Task to carry out — From the entries that follow, copy every line with the word "relation".
^^^^^^^^
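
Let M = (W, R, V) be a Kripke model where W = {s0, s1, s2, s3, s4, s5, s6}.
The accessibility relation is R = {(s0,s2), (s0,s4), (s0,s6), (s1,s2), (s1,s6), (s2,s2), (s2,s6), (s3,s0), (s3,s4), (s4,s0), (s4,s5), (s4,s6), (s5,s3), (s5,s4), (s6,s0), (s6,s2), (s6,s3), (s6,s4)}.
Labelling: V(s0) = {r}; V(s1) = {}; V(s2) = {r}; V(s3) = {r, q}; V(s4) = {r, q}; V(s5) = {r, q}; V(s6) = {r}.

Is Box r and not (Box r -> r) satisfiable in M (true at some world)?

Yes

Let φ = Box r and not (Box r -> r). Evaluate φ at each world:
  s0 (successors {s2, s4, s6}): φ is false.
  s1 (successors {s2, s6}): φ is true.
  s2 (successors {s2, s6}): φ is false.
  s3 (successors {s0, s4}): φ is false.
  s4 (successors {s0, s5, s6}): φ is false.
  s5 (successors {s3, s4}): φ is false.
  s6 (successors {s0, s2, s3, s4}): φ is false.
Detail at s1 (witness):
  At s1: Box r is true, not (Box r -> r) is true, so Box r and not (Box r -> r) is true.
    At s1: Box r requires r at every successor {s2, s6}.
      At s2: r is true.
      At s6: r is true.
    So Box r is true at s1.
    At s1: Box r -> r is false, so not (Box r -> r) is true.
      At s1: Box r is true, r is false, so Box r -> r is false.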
^^^^^^^^
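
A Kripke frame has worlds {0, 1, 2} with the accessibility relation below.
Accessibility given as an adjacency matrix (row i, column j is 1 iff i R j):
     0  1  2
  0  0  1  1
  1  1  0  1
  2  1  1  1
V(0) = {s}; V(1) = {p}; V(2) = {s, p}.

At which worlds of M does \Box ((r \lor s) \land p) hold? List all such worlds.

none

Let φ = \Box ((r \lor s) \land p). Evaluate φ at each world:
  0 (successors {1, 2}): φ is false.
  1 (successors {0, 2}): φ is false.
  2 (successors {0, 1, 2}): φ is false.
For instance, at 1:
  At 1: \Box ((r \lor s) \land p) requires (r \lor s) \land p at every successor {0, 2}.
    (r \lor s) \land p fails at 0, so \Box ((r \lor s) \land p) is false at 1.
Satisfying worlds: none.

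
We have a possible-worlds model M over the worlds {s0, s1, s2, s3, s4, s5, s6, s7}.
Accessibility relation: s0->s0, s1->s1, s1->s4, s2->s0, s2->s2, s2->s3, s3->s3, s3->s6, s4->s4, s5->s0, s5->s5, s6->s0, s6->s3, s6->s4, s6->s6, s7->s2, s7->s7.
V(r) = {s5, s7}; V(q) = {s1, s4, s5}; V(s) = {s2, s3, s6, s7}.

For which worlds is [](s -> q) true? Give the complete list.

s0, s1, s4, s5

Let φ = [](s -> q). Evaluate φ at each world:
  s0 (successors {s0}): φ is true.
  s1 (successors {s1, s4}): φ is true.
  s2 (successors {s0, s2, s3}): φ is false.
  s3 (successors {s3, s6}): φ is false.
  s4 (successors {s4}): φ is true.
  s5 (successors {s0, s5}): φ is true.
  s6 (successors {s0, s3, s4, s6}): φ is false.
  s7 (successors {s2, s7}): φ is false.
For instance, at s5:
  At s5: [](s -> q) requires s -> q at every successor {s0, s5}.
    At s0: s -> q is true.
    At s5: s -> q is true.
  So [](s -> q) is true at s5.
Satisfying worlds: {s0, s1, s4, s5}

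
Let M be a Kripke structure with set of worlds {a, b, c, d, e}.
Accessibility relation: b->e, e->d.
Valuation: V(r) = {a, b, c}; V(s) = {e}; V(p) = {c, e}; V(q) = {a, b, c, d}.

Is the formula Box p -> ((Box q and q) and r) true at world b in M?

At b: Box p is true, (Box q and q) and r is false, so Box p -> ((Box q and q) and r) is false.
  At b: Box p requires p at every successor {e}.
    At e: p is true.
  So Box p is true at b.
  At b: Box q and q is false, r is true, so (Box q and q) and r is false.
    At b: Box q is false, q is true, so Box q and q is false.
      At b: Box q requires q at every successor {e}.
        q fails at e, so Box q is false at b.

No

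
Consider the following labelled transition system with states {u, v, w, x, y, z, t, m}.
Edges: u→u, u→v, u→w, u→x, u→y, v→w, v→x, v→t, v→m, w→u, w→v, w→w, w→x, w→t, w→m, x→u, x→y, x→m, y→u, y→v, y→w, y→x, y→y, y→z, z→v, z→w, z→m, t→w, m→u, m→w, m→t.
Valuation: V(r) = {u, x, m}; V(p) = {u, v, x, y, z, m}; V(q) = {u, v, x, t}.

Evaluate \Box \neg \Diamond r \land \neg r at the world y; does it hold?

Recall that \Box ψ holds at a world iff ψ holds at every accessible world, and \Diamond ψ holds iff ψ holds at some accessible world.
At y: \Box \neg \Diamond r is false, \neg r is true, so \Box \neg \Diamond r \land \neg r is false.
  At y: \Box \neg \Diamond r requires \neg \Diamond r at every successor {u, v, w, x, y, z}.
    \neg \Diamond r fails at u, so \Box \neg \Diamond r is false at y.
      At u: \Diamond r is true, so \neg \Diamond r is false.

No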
^^^^^^^^
Solution for this problem —
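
The accessibility relation is R = {(s0,s2), (s0,s4), (s0,s6), (s1,s2), (s1,s6), (s2,s2), (s2,s6), (s3,s0), (s3,s4), (s4,s0), (s4,s5), (s4,s6), (s5,s3), (s5,s4), (s6,s0), (s6,s2), (s6,s3), (s6,s4)}.
A Kripke frame has worlds {0, 1, 2} with the accessibility relation below.
Accessibility relation: s0->s0, s1->s1, s1->s4, s2->s0, s2->s2, s2->s3, s3->s3, s3->s6, s4->s4, s5->s0, s5->s5, s6->s0, s6->s3, s6->s4, s6->s6, s7->s2, s7->s7.
Accessibility relation: b->e, e->d.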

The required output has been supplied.